[Collected data entries]

+++++

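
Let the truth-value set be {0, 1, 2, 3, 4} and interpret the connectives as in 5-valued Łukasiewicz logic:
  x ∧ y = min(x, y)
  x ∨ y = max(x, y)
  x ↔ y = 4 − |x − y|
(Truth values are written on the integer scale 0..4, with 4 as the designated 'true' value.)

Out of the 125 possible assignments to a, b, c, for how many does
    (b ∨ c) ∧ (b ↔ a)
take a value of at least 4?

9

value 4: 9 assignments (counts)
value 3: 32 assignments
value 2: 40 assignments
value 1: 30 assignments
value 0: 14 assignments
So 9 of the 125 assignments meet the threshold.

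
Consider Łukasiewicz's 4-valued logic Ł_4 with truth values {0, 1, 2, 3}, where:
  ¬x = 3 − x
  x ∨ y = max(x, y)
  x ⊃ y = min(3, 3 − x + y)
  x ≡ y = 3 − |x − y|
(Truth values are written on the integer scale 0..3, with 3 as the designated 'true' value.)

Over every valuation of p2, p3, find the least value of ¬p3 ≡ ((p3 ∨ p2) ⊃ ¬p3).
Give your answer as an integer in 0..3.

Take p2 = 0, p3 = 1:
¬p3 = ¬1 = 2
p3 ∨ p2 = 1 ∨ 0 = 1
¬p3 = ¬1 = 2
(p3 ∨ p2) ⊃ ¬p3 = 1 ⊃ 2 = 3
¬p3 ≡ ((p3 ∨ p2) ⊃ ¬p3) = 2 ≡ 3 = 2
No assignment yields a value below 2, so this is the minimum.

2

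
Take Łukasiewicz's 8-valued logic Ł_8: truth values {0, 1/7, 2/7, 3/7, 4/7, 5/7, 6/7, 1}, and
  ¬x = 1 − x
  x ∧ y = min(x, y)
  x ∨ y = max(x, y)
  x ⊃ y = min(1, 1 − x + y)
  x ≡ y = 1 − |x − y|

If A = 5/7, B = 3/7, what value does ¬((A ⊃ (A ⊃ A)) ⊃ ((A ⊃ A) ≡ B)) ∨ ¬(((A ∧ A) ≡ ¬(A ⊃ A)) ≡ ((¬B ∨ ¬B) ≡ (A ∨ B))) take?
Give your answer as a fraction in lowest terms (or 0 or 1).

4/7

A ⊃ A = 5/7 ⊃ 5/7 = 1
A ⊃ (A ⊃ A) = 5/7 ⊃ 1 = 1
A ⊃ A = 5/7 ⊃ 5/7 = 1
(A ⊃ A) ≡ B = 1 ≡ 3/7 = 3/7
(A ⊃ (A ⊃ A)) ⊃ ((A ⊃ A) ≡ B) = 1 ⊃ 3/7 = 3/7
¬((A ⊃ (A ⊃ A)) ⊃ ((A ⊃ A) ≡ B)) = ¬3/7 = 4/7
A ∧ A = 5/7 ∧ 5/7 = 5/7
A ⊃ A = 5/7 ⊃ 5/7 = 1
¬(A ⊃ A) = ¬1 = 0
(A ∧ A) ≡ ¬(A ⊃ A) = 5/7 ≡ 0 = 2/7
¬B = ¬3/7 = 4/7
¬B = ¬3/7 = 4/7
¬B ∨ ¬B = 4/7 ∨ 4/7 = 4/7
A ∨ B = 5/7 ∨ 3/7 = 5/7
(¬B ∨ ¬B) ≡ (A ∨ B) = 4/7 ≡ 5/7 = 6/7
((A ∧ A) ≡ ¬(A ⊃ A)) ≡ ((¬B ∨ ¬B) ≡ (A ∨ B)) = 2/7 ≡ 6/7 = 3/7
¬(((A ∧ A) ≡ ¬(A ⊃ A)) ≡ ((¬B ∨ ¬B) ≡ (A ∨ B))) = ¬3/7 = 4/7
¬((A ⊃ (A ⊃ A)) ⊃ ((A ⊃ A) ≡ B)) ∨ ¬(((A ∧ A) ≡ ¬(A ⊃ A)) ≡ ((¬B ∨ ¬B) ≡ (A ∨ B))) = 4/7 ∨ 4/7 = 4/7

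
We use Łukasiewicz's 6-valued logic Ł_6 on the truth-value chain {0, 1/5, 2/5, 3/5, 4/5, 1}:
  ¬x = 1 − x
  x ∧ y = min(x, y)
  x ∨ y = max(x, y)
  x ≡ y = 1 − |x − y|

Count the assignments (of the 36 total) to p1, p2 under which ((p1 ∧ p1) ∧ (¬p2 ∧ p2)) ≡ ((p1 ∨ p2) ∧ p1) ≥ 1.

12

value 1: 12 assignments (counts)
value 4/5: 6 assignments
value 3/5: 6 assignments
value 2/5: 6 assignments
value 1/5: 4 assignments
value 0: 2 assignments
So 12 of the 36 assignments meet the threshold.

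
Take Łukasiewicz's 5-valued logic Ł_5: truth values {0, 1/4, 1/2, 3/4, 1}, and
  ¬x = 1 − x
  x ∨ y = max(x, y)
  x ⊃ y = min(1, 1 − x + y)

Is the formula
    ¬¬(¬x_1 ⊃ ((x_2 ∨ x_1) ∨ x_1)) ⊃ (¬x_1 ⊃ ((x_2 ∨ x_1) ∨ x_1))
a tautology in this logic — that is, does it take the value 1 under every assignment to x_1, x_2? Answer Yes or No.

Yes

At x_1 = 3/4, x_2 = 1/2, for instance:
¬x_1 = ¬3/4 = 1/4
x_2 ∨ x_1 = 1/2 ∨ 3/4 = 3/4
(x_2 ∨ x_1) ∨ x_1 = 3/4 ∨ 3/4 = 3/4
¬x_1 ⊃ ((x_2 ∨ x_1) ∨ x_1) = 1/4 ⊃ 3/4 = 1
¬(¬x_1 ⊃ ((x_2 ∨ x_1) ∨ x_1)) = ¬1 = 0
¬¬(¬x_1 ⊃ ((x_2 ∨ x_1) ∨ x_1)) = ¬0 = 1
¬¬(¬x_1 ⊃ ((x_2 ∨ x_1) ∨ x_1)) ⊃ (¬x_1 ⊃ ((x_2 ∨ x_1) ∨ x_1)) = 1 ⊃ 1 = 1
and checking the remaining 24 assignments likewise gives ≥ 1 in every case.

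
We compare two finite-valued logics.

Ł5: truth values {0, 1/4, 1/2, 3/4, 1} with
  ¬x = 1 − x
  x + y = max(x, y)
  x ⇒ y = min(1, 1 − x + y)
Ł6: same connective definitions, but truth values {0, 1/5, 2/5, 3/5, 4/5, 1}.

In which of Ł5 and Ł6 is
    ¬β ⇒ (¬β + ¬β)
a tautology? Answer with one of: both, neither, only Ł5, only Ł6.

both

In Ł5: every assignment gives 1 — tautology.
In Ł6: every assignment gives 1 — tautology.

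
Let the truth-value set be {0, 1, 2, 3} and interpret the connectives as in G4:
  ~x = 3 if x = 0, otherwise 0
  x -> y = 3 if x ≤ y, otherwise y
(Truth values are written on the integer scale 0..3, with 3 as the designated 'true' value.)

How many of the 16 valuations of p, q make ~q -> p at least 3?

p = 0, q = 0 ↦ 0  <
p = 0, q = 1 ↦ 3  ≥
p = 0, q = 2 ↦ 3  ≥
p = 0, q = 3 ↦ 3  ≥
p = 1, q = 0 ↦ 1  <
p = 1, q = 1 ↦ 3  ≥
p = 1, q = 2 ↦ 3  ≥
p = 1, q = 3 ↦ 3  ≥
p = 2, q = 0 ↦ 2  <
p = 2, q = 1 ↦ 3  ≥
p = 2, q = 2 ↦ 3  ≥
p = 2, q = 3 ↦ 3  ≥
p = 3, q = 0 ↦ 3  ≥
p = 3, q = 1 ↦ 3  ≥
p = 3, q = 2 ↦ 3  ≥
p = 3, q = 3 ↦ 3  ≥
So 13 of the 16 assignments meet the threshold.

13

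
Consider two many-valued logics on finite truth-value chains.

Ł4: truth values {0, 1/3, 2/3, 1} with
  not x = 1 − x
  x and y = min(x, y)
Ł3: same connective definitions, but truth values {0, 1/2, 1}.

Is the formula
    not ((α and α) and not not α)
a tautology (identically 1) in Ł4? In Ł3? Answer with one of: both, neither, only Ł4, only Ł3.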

+++++

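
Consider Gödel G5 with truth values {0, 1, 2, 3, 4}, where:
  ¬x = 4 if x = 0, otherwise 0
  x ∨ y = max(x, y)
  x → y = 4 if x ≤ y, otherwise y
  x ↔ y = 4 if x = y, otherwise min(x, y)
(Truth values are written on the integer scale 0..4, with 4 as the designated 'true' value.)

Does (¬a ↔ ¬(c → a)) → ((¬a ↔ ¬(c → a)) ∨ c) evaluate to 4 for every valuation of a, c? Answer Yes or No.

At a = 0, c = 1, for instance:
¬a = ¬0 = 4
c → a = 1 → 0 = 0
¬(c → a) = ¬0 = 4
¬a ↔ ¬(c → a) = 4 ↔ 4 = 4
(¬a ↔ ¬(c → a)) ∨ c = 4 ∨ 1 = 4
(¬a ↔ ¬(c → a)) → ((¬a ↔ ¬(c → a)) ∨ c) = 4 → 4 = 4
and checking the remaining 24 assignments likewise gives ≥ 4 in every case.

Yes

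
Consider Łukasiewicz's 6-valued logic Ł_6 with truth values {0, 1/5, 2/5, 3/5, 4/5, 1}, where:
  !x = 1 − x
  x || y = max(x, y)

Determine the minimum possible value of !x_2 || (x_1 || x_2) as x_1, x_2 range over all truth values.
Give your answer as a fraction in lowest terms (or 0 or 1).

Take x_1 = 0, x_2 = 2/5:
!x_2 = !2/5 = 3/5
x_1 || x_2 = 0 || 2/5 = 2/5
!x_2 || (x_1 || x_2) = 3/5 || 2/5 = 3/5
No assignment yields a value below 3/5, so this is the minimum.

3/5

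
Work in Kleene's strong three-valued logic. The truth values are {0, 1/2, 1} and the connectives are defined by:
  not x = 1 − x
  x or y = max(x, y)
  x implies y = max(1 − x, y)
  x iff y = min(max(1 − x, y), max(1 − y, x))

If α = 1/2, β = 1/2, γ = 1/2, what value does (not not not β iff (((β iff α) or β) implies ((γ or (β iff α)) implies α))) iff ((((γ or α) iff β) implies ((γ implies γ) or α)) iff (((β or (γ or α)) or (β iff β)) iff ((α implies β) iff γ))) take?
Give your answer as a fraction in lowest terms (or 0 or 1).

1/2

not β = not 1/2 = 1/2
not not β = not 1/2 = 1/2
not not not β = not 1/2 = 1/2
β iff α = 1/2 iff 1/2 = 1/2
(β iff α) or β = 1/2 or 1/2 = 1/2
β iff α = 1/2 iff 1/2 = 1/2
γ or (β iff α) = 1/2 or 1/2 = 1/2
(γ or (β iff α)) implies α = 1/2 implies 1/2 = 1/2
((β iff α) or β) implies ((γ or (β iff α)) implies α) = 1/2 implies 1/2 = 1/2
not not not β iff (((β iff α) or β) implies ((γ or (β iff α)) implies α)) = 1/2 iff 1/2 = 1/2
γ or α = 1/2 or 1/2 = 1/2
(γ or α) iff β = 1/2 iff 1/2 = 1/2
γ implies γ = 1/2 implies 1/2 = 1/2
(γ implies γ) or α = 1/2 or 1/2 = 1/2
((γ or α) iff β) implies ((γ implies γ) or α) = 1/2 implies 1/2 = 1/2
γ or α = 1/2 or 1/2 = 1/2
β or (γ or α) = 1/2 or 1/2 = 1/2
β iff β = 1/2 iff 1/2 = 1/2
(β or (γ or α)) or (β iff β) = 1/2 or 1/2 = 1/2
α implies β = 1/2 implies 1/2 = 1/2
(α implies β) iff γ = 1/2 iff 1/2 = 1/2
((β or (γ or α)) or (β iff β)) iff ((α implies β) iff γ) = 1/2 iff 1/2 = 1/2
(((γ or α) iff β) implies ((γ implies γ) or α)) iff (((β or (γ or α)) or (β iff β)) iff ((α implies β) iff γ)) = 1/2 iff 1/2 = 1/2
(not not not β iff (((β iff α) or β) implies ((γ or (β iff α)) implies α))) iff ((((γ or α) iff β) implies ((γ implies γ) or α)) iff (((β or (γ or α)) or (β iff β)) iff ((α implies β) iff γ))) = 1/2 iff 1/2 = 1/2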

+++++

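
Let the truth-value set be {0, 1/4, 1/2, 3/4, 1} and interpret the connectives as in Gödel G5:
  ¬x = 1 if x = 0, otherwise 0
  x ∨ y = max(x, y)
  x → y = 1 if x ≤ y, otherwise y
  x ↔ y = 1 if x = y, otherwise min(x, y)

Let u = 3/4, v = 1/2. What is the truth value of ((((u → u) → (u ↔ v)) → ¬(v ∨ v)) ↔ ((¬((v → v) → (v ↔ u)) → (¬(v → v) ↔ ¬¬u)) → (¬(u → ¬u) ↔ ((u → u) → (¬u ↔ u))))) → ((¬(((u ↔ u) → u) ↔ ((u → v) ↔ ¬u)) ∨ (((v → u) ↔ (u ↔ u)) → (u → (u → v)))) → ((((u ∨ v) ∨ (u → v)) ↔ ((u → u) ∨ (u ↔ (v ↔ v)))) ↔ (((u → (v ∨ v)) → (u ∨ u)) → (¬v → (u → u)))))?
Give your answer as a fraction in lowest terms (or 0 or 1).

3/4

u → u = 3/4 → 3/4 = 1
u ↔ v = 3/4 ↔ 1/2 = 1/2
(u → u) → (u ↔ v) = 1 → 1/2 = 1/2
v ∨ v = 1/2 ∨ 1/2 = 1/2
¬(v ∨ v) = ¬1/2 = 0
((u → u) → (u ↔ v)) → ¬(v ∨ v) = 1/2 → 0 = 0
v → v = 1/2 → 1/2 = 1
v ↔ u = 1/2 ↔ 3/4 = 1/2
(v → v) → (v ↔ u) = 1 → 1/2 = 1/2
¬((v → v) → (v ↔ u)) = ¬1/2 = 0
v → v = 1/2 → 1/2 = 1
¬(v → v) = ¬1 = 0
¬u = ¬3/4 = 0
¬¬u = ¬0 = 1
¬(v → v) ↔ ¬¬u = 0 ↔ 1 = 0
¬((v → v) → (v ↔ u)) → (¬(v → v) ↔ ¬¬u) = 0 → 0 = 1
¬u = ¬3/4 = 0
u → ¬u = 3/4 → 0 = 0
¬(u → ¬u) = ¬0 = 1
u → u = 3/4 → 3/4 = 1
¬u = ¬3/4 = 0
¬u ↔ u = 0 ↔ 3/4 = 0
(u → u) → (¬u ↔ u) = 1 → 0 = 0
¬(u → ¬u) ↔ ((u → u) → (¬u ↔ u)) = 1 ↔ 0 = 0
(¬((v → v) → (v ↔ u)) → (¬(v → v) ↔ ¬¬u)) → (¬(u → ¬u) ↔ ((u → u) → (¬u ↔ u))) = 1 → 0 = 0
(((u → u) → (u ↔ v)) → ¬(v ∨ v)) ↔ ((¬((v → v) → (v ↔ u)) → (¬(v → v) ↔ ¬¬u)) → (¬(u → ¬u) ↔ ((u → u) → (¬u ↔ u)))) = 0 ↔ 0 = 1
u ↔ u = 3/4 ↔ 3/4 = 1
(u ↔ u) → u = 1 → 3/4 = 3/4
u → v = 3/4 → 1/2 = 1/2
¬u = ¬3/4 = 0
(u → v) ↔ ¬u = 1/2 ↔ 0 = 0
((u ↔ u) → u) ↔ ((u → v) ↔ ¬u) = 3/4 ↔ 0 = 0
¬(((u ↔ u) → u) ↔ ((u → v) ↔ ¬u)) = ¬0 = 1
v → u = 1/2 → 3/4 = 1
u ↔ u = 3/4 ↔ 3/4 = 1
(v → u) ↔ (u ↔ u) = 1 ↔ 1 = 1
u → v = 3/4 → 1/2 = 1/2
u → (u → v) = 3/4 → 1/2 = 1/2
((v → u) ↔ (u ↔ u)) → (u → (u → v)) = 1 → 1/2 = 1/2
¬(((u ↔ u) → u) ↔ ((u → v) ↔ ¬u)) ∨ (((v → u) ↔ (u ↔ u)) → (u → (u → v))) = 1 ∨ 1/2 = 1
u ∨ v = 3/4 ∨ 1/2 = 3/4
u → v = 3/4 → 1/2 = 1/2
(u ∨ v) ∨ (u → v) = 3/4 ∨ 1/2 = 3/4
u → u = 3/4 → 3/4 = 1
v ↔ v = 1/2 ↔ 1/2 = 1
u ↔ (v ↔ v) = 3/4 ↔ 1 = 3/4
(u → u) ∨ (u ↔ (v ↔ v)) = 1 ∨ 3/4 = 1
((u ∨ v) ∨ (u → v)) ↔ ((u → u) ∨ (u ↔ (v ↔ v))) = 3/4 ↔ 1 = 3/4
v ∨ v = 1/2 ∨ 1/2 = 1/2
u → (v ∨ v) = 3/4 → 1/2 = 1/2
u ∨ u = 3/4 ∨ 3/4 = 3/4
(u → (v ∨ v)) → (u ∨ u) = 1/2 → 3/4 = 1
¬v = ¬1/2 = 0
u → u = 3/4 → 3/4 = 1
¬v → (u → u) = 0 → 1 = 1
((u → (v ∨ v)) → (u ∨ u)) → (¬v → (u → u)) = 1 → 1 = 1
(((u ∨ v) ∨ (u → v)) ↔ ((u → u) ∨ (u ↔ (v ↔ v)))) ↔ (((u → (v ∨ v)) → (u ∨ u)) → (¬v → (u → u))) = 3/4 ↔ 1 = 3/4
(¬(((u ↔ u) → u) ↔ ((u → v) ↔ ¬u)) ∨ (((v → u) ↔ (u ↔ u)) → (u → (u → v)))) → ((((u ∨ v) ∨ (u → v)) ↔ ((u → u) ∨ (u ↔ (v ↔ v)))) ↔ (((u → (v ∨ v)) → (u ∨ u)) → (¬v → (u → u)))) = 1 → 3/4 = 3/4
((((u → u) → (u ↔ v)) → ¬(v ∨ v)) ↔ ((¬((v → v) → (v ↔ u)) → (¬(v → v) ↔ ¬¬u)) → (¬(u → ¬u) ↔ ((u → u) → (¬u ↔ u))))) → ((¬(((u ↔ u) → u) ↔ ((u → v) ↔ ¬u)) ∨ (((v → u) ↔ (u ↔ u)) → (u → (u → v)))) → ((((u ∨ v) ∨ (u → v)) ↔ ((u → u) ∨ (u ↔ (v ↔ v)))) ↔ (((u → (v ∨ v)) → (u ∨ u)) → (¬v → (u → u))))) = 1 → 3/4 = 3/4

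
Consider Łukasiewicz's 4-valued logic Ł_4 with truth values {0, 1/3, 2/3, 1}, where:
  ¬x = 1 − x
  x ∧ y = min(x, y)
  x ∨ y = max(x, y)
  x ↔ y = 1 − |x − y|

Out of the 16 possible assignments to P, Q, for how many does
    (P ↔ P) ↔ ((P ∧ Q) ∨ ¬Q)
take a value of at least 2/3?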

+++++

■ TASK ITEM ■
Go through the records above and return each line in which the word "Consider" occurs.

■ RESPONSE AREA ■
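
Consider Łukasiewicz's 4-valued logic Ł_4 with truth values {0, 1, 2, 3}, where:
Consider two many-valued logics on finite truth-value chains.
Consider Gödel G5 with truth values {0, 1, 2, 3, 4}, where:
Consider Łukasiewicz's 6-valued logic Ł_6 with truth values {0, 1/5, 2/5, 3/5, 4/5, 1}, where:
Consider Łukasiewicz's 4-valued logic Ł_4 with truth values {0, 1/3, 2/3, 1}, where: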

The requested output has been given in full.